Saved data entries:
************

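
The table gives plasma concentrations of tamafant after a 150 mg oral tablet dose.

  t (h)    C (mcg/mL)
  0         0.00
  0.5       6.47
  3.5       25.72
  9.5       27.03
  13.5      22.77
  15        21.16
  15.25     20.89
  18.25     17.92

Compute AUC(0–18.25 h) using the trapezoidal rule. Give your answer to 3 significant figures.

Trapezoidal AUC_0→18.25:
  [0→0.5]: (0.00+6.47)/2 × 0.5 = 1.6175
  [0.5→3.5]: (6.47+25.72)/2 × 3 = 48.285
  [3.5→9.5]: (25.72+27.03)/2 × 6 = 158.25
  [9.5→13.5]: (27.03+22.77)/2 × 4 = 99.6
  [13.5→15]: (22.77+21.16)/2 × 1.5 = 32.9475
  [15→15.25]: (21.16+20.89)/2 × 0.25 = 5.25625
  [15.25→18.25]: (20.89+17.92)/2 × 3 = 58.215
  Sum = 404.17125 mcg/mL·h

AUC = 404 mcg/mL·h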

************

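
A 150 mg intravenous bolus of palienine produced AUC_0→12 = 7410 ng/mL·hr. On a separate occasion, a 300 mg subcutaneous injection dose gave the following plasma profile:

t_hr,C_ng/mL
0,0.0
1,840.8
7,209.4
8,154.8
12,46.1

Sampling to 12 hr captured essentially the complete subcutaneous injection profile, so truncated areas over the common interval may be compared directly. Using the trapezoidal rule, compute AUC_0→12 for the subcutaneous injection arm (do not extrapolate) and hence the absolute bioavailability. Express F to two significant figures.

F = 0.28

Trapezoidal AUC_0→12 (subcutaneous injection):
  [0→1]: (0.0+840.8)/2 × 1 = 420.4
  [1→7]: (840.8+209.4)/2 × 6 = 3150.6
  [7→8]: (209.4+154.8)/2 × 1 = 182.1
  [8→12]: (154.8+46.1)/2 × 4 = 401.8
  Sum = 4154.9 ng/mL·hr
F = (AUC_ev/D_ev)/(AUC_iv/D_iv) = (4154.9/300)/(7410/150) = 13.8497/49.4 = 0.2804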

************

What is expected: Return every line of the preceding records in which the word "dose" appears.

Solution for this task:
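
The table gives plasma concentrations of tamafant after a 150 mg oral tablet dose.
A 150 mg intravenous bolus of palienine produced AUC_0→12 = 7410 ng/mL·hr. On a separate occasion, a 300 mg subcutaneous injection dose gave the following plasma profile: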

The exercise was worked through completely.